* **Work task**
Each line holding the word "analysis" must appear in the answer, copied from the entries.

* **Supplied material**
◆ ◆ ◆

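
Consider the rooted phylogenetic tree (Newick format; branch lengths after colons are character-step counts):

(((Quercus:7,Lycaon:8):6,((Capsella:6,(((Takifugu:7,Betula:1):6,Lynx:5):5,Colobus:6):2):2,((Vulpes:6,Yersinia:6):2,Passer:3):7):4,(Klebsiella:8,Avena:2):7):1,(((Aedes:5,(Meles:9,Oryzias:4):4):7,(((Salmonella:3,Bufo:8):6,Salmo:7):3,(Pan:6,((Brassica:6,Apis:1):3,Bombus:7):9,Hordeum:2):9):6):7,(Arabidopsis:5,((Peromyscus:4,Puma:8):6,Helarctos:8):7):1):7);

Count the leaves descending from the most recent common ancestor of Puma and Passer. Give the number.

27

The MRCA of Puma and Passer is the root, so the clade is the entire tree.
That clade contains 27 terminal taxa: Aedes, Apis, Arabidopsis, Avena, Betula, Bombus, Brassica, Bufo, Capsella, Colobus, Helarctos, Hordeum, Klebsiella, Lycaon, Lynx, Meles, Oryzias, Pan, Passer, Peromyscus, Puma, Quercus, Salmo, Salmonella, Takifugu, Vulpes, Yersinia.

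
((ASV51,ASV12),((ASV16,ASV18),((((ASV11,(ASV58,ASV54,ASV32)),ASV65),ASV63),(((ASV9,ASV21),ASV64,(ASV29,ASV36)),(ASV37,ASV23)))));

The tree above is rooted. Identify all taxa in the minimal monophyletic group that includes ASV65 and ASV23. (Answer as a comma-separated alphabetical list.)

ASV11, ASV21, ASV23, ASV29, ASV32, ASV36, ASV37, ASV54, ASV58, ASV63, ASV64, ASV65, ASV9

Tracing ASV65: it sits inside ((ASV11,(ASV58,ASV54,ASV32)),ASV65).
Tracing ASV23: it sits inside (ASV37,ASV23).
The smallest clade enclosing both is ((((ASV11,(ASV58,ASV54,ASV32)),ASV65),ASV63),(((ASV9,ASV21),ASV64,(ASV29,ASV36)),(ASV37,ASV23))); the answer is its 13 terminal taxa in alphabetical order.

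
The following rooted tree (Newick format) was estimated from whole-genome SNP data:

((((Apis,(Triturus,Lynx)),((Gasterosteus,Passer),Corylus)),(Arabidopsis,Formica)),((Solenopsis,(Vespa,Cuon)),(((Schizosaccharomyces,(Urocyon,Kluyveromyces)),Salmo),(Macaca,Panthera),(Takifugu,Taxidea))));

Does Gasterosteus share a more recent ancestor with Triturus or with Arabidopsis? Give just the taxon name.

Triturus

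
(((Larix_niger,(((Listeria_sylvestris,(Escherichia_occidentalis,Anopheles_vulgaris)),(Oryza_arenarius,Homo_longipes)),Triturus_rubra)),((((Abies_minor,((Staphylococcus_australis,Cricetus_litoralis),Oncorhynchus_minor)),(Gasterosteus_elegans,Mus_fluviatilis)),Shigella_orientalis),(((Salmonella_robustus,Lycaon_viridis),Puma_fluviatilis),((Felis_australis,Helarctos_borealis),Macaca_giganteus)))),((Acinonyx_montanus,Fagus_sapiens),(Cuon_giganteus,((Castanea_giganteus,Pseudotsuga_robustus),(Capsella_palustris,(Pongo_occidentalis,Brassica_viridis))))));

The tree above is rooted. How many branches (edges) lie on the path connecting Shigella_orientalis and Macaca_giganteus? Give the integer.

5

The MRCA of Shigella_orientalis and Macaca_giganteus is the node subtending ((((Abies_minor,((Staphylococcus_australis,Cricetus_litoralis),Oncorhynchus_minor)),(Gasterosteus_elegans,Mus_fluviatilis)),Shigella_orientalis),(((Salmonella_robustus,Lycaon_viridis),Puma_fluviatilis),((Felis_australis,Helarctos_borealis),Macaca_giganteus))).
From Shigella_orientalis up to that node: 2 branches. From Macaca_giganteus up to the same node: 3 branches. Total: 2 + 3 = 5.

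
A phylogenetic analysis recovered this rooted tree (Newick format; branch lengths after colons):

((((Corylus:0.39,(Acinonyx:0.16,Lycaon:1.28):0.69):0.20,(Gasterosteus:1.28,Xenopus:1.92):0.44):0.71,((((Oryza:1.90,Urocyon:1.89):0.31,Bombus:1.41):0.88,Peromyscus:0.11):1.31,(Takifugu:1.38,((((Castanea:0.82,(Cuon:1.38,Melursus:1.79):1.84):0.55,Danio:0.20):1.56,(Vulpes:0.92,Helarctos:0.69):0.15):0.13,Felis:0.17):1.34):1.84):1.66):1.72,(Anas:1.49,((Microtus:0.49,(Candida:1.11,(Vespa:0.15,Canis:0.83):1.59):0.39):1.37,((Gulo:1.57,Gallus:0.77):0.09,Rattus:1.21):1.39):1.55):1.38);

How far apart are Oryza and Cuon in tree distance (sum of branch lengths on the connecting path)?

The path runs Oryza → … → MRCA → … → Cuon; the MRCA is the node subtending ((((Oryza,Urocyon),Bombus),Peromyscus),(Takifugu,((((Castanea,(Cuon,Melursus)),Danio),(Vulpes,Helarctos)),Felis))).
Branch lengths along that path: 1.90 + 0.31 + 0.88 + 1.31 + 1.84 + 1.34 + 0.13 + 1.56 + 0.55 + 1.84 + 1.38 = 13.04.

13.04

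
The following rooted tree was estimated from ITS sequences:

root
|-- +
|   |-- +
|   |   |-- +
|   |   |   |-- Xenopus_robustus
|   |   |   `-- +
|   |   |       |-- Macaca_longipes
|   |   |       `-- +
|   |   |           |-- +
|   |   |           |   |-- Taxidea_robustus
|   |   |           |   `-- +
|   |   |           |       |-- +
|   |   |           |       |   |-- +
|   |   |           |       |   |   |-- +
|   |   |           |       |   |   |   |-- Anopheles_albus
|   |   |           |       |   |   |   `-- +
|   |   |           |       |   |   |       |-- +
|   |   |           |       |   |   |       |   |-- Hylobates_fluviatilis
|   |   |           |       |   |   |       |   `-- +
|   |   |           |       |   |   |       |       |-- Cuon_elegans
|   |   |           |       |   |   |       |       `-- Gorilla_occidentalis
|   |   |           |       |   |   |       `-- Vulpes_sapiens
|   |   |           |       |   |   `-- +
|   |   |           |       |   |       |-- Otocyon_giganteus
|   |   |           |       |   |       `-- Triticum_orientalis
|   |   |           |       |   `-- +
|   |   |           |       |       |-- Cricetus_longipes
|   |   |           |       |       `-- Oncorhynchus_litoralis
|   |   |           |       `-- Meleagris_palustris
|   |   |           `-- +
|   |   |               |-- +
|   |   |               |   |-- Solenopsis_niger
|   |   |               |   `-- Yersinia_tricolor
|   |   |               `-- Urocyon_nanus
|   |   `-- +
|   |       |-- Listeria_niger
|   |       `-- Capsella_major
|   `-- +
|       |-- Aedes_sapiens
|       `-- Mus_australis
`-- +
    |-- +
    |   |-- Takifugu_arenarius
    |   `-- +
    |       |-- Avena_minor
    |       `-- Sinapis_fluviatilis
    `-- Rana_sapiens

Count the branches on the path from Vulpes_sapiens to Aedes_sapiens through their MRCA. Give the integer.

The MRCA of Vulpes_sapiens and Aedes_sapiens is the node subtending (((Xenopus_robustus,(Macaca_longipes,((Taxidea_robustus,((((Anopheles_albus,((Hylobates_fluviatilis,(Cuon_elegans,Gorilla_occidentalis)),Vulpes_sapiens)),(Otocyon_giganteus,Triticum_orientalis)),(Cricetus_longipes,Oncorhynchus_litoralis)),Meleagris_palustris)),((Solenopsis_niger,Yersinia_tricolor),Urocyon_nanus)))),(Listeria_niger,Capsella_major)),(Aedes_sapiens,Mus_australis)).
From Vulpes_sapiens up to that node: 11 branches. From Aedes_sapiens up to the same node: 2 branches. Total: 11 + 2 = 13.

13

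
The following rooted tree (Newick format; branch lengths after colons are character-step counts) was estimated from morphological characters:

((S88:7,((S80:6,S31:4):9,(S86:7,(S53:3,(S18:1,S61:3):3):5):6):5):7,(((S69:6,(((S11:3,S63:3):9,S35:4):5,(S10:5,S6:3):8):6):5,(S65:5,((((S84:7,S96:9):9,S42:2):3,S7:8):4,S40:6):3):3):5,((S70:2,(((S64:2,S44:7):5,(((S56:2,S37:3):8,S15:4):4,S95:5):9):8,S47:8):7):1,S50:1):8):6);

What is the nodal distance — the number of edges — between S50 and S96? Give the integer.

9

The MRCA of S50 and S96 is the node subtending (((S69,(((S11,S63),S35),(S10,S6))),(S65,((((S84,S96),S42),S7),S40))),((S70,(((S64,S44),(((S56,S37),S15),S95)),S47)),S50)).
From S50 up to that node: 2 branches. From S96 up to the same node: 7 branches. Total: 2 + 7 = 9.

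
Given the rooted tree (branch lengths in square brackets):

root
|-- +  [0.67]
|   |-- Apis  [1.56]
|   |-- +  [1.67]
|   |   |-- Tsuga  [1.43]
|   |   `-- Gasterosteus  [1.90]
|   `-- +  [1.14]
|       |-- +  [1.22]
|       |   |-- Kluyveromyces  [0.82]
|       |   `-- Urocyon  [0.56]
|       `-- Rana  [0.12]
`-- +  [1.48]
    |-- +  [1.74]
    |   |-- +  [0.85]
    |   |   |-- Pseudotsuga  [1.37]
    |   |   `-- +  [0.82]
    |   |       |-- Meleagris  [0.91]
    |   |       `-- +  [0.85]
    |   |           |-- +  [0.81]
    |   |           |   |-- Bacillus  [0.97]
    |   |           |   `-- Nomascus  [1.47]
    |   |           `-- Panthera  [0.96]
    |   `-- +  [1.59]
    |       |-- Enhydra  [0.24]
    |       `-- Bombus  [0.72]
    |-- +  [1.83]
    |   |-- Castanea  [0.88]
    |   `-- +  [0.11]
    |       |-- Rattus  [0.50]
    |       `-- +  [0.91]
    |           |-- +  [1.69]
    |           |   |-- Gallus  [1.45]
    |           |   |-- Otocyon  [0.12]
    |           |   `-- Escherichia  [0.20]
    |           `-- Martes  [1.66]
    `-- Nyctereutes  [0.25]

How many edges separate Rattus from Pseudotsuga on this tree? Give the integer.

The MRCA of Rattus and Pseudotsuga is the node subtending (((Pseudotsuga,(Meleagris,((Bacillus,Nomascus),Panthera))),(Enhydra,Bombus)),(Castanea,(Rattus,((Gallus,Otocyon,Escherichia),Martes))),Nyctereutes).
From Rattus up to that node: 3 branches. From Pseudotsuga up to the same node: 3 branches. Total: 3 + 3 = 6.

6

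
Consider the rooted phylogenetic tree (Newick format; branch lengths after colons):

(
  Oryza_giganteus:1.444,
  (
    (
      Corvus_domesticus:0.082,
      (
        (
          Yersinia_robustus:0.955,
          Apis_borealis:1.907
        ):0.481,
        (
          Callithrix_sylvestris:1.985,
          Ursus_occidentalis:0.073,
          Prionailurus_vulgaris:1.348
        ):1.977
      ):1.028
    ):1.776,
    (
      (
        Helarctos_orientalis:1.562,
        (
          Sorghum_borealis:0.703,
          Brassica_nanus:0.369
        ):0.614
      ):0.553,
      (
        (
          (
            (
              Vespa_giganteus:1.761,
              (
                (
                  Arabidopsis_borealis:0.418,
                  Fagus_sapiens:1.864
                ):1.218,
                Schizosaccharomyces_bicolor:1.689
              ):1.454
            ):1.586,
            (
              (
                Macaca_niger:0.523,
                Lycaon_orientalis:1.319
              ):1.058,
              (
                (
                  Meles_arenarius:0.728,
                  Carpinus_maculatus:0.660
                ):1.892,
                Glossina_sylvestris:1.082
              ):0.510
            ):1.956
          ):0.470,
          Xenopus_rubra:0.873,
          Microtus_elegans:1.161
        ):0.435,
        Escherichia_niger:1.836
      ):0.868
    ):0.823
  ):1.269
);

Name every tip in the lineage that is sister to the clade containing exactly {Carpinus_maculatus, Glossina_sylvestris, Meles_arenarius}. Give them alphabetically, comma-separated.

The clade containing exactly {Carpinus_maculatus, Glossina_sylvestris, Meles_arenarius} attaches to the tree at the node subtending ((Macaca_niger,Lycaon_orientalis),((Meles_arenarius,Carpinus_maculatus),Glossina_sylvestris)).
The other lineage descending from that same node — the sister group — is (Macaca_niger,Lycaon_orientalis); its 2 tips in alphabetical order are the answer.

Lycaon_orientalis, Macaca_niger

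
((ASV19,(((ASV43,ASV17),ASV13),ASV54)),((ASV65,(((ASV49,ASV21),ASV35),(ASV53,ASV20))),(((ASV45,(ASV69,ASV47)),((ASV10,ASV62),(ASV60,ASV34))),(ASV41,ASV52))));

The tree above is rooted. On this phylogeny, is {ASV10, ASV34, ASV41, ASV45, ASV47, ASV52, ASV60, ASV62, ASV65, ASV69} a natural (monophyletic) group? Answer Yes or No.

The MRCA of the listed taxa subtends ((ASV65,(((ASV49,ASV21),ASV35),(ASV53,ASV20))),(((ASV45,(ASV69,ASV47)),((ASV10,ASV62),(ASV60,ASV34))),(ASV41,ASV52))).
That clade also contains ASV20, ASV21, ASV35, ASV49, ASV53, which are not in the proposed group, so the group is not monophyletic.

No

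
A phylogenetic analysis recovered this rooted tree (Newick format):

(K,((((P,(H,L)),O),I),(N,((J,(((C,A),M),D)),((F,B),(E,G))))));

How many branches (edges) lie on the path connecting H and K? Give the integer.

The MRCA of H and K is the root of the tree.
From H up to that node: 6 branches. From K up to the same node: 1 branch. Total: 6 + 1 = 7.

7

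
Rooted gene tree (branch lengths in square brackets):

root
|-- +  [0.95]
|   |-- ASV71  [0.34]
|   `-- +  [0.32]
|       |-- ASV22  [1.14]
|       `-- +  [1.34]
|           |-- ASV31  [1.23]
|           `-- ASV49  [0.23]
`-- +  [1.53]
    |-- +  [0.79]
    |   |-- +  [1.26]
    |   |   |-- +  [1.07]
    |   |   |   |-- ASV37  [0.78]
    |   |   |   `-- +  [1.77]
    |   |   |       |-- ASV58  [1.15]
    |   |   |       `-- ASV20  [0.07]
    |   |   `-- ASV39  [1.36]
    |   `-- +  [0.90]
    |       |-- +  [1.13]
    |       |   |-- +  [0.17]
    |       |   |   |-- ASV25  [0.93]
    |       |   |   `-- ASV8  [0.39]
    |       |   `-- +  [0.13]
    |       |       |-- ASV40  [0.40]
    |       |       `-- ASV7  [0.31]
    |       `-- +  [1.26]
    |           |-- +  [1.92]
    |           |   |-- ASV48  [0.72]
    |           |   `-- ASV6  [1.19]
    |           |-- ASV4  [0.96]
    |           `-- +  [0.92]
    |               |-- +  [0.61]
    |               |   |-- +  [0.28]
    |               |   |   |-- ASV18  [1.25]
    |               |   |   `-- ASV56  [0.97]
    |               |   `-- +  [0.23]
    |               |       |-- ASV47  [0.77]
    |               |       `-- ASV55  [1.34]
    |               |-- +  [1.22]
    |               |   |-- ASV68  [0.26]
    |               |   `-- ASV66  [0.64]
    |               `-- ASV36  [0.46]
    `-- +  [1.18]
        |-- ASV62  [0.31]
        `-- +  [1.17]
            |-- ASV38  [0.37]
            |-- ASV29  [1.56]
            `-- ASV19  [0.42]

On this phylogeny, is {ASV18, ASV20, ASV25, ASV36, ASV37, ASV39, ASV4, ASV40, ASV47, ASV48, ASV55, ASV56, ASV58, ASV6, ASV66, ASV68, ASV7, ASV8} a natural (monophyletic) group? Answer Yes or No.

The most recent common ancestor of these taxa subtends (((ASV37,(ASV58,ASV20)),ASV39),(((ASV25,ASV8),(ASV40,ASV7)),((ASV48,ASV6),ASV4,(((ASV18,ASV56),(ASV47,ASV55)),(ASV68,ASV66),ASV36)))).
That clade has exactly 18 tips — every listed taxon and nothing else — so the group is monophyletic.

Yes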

◆ ◆ ◆

* **Answer to this exercise**
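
A phylogenetic analysis recovered this rooted tree (Newick format; branch lengths after colons):
A phylogenetic analysis recovered this rooted tree (Newick format):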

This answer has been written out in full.